**Data to use**

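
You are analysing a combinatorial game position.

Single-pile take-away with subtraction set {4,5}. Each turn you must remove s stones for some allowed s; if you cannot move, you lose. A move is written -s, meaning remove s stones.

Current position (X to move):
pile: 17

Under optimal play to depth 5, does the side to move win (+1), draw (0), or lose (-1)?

value(17, X) = +1

[17] X move#1: -4:-1/13, -5:+1/12*
[12] O move#2: -4:-1/8*, -5:-1/7
[8] X move#3: -4:-1/4, -5:+1/3*
[3] end (terminal -1, O#4); searched 17 to 5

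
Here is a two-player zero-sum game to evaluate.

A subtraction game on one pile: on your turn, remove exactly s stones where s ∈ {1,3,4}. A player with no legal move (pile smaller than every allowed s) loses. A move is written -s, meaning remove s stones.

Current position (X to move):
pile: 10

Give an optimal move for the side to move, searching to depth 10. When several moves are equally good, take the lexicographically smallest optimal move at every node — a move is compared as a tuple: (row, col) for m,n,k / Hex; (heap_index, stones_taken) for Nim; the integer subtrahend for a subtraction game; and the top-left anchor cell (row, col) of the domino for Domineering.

ply 1, X at 10 | -1=+1→9*; -3=+1→7; -4=-1→6
ply 2, O at 9 | -1=-1→8*; -3=-1→6; -4=-1→5
ply 3, X at 8 | -1=+1→7*; -3=-1→5; -4=-1→4
ply 4, O at 7 | -1=-1→6*; -3=-1→4; -4=-1→3
ply 5, X at 6 | -1=-1→5; -3=-1→3; -4=+1→2*
ply 6, O at 2 | -1=-1→1*
ply 7, X at 1 | -1=+1→0*
ply 8: 0 is terminal -1 (O); from 10 depth 10

X's best at [10]: -1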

**What is expected**
Please copy every line of the data that carries the string "with".

**Reply to the exercise**
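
Single-pile take-away with subtraction set {4,5}. Each turn you must remove s stones for some allowed s; if you cannot move, you lose. A move is written -s, meaning remove s stones.
A subtraction game on one pile: on your turn, remove exactly s stones where s ∈ {1,3,4}. A player with no legal move (pile smaller than every allowed s) loses. A move is written -s, meaning remove s stones.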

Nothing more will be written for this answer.